• _Exercise directions_
Where the listing below has a line with "Irradiation with 299", write out exactly that line and every line after it, stopping after the line with "ClNO is photodissociated under".

• _Provided entries_
──────

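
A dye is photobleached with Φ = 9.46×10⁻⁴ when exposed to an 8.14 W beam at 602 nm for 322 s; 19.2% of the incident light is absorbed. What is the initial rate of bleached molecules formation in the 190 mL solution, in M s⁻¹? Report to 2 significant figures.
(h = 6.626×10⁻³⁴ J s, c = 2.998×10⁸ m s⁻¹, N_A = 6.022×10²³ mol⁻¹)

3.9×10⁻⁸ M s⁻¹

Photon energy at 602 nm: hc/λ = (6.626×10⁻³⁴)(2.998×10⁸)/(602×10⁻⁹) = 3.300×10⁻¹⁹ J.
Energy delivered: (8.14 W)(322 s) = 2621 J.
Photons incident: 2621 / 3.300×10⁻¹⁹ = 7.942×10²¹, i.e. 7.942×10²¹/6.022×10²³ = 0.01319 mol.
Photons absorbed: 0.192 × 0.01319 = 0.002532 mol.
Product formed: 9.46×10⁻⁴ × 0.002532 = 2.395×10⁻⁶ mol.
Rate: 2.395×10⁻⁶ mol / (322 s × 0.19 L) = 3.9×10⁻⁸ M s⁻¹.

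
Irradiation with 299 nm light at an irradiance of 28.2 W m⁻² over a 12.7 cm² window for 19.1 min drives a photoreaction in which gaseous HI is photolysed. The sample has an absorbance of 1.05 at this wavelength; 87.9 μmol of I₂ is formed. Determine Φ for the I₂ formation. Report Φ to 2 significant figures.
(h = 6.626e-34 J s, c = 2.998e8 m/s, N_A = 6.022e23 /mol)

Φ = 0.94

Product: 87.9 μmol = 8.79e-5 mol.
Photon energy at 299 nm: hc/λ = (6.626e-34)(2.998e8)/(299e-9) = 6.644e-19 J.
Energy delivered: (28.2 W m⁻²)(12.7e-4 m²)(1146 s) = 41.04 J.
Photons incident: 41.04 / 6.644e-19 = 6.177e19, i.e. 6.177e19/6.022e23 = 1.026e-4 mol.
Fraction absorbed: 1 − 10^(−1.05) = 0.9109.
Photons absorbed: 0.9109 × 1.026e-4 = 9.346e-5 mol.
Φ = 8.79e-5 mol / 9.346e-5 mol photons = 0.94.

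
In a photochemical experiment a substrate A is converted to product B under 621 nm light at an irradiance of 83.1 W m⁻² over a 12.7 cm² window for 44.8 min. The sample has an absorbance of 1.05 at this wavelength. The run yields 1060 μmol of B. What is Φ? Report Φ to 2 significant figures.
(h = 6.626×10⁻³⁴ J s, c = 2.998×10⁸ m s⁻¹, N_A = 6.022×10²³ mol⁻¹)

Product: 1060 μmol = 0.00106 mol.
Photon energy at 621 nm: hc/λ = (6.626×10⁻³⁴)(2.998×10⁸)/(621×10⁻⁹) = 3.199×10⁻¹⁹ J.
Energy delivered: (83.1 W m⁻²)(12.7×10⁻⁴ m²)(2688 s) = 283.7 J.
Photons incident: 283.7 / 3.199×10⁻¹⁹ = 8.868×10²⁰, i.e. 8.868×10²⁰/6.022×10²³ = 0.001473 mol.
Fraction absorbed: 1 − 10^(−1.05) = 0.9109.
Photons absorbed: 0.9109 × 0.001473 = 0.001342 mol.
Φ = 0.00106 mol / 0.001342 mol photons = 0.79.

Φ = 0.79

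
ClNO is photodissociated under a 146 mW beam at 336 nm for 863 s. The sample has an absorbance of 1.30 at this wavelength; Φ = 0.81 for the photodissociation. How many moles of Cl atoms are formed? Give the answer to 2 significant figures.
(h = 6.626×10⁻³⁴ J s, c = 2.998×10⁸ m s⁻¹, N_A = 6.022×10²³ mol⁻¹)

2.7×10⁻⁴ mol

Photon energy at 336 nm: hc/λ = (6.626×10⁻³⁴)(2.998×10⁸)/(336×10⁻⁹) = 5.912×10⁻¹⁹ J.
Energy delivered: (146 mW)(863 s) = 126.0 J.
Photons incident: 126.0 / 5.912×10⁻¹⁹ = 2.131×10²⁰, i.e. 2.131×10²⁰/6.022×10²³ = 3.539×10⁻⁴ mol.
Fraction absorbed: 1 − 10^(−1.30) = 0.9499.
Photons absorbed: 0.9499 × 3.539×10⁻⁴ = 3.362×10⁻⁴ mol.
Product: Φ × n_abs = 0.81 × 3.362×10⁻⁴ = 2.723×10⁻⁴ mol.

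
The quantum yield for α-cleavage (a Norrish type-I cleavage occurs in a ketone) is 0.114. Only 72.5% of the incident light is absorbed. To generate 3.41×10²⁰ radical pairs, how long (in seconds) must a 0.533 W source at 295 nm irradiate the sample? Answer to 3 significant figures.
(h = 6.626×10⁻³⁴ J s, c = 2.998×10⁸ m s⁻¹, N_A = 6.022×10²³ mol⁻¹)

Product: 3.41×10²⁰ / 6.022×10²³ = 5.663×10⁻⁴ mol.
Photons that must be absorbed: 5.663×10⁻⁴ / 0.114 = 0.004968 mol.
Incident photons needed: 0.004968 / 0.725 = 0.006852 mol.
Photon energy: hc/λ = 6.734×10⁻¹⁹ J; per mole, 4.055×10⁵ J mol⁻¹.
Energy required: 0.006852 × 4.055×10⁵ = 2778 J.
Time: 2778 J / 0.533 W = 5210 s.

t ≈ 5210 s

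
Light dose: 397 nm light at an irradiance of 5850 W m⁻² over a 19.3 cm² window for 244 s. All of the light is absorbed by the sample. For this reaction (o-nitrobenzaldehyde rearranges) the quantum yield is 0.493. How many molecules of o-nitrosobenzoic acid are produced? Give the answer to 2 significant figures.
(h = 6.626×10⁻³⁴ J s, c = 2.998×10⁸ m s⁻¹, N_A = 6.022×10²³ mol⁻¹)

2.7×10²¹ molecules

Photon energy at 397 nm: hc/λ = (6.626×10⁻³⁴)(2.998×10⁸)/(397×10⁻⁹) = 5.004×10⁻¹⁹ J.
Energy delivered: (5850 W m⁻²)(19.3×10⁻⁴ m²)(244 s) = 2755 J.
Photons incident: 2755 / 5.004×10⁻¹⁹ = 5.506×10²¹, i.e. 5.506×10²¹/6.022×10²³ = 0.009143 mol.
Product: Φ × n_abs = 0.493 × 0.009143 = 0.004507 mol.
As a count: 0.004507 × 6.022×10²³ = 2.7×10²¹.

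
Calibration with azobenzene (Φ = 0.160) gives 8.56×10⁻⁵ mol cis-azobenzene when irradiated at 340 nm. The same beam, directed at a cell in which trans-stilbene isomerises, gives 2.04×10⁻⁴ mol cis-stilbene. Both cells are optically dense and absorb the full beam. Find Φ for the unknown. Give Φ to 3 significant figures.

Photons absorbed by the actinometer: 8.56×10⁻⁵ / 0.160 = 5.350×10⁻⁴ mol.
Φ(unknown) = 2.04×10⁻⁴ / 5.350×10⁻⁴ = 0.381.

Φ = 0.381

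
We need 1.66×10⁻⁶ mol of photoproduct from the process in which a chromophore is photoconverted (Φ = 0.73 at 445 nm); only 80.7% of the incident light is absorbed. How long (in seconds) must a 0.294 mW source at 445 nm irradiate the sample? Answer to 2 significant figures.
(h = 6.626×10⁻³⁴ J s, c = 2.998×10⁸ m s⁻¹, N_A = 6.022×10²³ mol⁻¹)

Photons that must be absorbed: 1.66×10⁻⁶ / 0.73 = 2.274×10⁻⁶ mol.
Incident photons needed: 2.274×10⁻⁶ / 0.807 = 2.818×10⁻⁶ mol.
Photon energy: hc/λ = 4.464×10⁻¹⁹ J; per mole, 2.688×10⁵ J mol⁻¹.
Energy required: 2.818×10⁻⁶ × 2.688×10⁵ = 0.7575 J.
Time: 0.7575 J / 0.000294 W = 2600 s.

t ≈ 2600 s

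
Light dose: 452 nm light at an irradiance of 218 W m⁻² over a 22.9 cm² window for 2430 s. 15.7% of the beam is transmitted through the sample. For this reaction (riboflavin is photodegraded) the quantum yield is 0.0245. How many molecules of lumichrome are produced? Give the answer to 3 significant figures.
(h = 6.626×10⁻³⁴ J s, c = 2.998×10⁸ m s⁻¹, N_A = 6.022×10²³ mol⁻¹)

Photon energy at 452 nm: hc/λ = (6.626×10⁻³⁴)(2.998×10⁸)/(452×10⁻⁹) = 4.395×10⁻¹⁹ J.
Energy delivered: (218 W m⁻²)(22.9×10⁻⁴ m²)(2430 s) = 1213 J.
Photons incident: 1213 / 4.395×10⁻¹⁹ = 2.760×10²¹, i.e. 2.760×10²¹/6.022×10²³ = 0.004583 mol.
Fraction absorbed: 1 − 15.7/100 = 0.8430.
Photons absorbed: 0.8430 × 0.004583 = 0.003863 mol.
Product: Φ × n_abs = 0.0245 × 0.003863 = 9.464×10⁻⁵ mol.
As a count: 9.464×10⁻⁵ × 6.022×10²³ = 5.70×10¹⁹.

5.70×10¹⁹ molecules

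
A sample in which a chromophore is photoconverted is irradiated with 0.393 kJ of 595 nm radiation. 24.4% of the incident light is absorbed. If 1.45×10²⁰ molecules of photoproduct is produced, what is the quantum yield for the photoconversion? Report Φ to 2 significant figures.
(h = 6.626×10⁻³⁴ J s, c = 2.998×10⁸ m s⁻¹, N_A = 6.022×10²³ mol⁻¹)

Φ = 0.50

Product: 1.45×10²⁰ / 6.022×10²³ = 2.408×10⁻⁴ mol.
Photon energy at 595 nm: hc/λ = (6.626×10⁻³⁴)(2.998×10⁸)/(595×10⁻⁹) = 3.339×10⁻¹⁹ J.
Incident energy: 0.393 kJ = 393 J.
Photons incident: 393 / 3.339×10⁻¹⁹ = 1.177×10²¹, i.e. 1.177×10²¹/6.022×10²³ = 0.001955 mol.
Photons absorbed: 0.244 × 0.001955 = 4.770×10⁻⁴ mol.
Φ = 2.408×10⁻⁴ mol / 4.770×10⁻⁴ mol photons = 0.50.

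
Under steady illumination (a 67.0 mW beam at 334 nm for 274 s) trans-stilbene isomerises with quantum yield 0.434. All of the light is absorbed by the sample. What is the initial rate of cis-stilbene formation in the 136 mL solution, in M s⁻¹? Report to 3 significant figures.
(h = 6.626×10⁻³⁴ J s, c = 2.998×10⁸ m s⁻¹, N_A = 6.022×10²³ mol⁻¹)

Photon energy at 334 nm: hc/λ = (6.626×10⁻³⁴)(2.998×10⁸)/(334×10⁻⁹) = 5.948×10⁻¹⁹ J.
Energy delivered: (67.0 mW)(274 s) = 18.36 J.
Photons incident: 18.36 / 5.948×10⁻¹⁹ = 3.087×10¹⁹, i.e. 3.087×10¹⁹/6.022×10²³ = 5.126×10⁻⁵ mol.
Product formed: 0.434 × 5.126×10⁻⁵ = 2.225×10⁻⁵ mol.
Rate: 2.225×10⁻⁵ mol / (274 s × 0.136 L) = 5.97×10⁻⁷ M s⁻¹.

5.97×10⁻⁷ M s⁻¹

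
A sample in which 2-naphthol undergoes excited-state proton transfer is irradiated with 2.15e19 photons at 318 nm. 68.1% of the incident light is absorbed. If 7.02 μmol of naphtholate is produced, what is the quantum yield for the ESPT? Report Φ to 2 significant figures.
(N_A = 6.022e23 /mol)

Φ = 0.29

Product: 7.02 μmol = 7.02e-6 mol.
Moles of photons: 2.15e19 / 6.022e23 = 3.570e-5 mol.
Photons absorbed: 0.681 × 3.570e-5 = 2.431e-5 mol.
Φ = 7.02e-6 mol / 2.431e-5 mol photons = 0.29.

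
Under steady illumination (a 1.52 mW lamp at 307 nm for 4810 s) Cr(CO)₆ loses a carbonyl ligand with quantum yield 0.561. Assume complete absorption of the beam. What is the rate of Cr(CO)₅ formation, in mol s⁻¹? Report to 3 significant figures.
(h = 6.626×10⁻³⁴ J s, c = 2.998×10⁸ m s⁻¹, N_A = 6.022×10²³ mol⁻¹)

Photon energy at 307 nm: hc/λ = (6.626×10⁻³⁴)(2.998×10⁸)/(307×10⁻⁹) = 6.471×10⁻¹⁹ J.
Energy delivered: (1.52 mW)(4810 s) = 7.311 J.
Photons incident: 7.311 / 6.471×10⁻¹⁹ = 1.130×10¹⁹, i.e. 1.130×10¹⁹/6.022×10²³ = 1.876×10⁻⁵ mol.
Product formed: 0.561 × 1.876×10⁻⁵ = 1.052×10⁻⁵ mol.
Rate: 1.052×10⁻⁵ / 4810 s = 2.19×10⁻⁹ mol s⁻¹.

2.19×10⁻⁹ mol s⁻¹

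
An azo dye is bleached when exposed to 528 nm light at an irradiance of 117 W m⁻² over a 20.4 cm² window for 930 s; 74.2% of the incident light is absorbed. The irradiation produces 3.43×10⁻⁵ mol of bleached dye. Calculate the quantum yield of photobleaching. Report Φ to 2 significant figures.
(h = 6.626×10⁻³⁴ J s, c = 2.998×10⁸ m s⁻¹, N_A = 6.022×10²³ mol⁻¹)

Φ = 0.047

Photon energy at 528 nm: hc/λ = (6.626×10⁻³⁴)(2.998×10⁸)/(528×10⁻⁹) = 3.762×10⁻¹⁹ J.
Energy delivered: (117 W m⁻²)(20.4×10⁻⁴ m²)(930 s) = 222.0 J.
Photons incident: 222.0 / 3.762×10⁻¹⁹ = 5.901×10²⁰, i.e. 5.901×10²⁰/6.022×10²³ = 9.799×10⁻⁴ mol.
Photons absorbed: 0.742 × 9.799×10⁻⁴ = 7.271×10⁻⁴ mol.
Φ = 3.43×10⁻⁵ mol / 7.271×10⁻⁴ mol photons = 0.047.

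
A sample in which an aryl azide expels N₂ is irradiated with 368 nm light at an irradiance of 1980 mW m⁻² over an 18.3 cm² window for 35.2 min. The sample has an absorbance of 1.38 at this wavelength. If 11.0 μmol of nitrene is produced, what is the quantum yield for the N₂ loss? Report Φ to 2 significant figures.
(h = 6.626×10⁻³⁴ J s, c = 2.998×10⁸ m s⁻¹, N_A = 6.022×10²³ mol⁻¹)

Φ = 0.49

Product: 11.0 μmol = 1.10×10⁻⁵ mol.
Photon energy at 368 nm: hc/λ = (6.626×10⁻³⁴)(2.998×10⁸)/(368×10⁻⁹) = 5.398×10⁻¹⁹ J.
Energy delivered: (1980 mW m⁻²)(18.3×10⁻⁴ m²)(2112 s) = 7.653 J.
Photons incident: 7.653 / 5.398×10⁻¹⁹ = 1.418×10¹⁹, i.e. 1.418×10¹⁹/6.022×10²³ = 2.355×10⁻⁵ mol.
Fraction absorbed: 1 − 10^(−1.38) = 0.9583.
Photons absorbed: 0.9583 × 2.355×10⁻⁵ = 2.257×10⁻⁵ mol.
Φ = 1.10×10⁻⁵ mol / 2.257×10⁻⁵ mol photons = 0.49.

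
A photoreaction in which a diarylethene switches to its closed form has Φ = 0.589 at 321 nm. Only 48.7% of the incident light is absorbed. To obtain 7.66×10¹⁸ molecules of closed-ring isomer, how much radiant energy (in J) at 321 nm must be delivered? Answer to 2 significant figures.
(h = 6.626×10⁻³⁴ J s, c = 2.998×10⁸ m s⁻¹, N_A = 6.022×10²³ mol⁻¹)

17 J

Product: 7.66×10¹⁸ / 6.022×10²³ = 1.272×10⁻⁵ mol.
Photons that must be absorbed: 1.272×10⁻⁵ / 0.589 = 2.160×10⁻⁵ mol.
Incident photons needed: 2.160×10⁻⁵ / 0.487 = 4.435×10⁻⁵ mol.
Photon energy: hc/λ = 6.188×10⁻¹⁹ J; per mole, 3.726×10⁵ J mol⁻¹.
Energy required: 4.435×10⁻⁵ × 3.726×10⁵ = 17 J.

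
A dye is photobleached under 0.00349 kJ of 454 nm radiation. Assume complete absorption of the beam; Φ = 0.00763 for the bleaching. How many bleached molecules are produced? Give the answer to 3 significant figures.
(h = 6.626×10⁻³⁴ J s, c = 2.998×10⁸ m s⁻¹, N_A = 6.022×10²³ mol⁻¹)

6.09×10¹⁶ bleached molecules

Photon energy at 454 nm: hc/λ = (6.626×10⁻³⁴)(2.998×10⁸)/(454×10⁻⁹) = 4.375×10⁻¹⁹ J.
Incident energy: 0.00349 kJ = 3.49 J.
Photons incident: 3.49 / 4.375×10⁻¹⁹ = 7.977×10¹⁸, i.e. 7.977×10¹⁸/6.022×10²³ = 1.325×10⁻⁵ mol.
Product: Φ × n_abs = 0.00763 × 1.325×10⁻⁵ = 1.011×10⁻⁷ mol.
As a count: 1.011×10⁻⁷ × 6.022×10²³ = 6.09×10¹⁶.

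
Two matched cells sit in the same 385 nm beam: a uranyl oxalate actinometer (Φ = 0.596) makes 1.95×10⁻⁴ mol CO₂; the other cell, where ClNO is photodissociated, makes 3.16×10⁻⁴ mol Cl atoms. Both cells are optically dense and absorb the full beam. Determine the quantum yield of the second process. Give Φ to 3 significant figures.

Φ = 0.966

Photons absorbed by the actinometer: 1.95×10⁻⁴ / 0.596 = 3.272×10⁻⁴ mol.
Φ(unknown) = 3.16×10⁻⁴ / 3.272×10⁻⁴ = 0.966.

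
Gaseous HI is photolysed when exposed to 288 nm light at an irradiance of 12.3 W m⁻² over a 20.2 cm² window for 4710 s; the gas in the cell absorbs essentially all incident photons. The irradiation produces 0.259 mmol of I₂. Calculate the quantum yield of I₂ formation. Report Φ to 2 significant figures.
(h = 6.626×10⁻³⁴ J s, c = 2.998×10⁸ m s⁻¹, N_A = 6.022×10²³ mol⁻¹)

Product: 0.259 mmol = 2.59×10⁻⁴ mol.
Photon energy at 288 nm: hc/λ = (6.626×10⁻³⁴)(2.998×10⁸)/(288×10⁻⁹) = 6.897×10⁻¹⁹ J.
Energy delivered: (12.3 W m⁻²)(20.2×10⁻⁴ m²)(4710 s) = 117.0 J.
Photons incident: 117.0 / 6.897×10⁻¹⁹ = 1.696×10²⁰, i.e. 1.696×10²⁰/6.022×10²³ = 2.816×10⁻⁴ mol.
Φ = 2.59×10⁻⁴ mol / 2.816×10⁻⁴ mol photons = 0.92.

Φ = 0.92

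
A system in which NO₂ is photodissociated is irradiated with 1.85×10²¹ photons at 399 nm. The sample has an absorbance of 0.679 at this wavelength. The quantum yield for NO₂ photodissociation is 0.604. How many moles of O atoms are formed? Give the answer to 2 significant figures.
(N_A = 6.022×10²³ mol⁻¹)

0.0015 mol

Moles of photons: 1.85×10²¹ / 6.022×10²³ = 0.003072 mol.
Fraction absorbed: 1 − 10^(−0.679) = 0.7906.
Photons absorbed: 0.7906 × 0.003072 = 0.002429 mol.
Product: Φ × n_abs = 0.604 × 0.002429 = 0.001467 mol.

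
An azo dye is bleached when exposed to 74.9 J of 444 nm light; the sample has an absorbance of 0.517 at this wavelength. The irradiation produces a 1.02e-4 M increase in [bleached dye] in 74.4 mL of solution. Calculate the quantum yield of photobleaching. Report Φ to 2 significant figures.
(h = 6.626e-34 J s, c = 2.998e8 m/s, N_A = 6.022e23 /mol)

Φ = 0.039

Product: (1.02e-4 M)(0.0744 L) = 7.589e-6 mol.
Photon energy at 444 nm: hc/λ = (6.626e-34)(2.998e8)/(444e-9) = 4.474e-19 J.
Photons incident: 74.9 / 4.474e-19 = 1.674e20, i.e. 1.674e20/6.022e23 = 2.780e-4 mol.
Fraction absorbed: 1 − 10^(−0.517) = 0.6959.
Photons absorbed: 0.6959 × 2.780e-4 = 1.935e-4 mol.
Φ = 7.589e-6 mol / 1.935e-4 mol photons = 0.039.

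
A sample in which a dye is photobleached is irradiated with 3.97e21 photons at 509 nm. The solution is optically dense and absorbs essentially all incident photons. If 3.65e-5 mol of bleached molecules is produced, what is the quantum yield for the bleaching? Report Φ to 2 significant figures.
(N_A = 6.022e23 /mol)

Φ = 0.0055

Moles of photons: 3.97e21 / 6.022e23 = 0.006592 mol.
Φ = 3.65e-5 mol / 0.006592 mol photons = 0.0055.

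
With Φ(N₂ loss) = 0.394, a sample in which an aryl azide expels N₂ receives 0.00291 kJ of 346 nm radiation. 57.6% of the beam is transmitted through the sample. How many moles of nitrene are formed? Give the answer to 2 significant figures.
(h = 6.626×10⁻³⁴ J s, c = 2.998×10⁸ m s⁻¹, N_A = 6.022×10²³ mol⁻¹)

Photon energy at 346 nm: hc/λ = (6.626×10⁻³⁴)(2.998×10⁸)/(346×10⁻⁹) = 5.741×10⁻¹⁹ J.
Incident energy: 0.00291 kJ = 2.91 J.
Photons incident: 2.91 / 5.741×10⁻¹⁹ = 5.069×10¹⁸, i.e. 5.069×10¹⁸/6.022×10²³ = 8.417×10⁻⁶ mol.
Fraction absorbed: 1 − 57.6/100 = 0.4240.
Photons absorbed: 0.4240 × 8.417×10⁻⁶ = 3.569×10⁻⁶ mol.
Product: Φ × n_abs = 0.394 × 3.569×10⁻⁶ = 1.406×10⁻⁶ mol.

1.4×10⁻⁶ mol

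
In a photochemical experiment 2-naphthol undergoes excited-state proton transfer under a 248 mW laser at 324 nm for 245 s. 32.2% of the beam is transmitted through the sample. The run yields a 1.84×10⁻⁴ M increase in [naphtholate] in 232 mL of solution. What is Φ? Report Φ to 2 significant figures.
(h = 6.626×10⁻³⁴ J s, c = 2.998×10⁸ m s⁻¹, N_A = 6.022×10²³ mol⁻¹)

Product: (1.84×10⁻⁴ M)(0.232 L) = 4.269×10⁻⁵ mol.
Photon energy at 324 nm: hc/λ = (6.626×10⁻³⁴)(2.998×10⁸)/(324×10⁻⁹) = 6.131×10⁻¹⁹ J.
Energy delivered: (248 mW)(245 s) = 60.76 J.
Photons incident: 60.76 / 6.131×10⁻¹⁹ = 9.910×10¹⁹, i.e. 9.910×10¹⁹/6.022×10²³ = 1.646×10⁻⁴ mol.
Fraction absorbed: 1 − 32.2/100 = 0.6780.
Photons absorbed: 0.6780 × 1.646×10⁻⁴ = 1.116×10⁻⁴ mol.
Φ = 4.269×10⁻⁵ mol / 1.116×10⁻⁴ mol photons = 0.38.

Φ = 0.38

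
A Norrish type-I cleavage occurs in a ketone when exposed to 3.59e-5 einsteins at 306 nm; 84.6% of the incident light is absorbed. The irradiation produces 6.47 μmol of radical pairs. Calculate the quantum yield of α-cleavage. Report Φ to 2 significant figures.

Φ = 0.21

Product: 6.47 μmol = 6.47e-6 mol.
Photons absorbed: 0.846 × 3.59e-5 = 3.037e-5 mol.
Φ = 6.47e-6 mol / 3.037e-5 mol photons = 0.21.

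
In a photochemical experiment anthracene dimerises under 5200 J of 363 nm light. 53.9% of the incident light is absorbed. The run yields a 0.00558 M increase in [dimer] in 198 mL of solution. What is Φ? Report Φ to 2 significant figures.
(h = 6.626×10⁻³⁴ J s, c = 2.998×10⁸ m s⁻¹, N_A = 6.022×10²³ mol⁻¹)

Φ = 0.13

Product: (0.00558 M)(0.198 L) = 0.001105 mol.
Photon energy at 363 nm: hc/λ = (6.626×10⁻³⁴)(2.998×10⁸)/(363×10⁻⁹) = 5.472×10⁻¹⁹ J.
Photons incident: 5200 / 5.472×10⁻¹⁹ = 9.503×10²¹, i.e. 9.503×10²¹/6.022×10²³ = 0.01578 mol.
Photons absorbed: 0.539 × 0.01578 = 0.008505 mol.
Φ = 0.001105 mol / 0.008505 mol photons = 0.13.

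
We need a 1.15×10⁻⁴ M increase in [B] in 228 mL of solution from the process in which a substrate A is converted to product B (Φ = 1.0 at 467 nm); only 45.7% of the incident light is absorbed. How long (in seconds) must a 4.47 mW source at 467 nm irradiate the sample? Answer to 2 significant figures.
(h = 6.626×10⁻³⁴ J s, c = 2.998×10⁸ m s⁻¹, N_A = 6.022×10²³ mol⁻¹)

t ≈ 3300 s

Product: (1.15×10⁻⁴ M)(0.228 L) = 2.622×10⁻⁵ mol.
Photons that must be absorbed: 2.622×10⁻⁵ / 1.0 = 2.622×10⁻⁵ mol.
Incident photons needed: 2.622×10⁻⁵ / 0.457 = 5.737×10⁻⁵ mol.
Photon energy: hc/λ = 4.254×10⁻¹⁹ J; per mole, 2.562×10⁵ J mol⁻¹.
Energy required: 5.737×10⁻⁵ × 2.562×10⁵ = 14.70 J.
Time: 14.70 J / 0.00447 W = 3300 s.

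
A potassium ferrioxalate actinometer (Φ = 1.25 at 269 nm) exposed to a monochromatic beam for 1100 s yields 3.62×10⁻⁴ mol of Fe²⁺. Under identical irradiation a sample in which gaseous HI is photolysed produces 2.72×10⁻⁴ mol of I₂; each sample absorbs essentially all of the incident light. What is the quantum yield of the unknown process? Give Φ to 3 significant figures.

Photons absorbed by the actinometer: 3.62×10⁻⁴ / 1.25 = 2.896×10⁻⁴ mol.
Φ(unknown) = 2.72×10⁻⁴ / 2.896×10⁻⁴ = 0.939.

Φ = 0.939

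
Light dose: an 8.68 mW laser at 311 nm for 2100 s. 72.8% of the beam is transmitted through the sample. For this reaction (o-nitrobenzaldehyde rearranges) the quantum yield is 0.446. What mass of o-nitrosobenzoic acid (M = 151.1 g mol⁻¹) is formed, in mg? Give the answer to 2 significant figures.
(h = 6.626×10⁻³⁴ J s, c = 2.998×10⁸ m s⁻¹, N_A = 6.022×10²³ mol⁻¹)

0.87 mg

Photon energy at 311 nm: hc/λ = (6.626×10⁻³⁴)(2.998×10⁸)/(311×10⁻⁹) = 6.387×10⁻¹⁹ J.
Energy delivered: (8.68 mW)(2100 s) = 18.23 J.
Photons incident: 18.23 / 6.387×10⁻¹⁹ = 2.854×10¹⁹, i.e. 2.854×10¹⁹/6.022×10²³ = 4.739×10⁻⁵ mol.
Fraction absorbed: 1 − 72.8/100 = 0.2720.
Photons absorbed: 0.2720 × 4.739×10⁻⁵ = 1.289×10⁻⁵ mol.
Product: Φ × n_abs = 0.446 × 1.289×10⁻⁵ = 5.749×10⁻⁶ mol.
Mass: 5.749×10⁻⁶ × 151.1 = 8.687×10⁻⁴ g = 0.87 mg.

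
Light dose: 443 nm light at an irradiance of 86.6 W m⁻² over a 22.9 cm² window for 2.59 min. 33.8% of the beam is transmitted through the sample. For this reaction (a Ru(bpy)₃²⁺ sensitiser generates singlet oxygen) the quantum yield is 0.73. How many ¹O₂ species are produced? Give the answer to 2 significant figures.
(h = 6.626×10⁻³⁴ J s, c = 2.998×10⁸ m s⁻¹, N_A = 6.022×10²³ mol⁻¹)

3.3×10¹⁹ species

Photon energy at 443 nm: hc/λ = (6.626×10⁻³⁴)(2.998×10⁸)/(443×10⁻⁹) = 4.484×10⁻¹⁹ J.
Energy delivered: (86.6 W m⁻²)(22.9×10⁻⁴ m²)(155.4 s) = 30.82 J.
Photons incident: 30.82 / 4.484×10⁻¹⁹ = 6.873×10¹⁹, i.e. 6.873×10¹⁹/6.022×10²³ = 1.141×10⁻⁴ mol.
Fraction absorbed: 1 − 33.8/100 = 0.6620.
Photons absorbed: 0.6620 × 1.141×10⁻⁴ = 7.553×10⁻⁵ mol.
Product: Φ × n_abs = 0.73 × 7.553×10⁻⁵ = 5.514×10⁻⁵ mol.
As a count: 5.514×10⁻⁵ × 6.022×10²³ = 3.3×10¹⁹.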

──────

• _Result_
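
Irradiation with 299 nm light at an irradiance of 28.2 W m⁻² over a 12.7 cm² window for 19.1 min drives a photoreaction in which gaseous HI is photolysed. The sample has an absorbance of 1.05 at this wavelength; 87.9 μmol of I₂ is formed. Determine Φ for the I₂ formation. Report Φ to 2 significant figures.
(h = 6.626e-34 J s, c = 2.998e8 m/s, N_A = 6.022e23 /mol)

Φ = 0.94

Product: 87.9 μmol = 8.79e-5 mol.
Photon energy at 299 nm: hc/λ = (6.626e-34)(2.998e8)/(299e-9) = 6.644e-19 J.
Energy delivered: (28.2 W m⁻²)(12.7e-4 m²)(1146 s) = 41.04 J.
Photons incident: 41.04 / 6.644e-19 = 6.177e19, i.e. 6.177e19/6.022e23 = 1.026e-4 mol.
Fraction absorbed: 1 − 10^(−1.05) = 0.9109.
Photons absorbed: 0.9109 × 1.026e-4 = 9.346e-5 mol.
Φ = 8.79e-5 mol / 9.346e-5 mol photons = 0.94.

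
In a photochemical experiment a substrate A is converted to product B under 621 nm light at an irradiance of 83.1 W m⁻² over a 12.7 cm² window for 44.8 min. The sample has an absorbance of 1.05 at this wavelength. The run yields 1060 μmol of B. What is Φ? Report Φ to 2 significant figures.
(h = 6.626×10⁻³⁴ J s, c = 2.998×10⁸ m s⁻¹, N_A = 6.022×10²³ mol⁻¹)

Product: 1060 μmol = 0.00106 mol.
Photon energy at 621 nm: hc/λ = (6.626×10⁻³⁴)(2.998×10⁸)/(621×10⁻⁹) = 3.199×10⁻¹⁹ J.
Energy delivered: (83.1 W m⁻²)(12.7×10⁻⁴ m²)(2688 s) = 283.7 J.
Photons incident: 283.7 / 3.199×10⁻¹⁹ = 8.868×10²⁰, i.e. 8.868×10²⁰/6.022×10²³ = 0.001473 mol.
Fraction absorbed: 1 − 10^(−1.05) = 0.9109.
Photons absorbed: 0.9109 × 0.001473 = 0.001342 mol.
Φ = 0.00106 mol / 0.001342 mol photons = 0.79.

Φ = 0.79

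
ClNO is photodissociated under a 146 mW beam at 336 nm for 863 s. The sample has an absorbance of 1.30 at this wavelength; Φ = 0.81 for the photodissociation. How many moles of Cl atoms are formed? Give the answer to 2 significant figures.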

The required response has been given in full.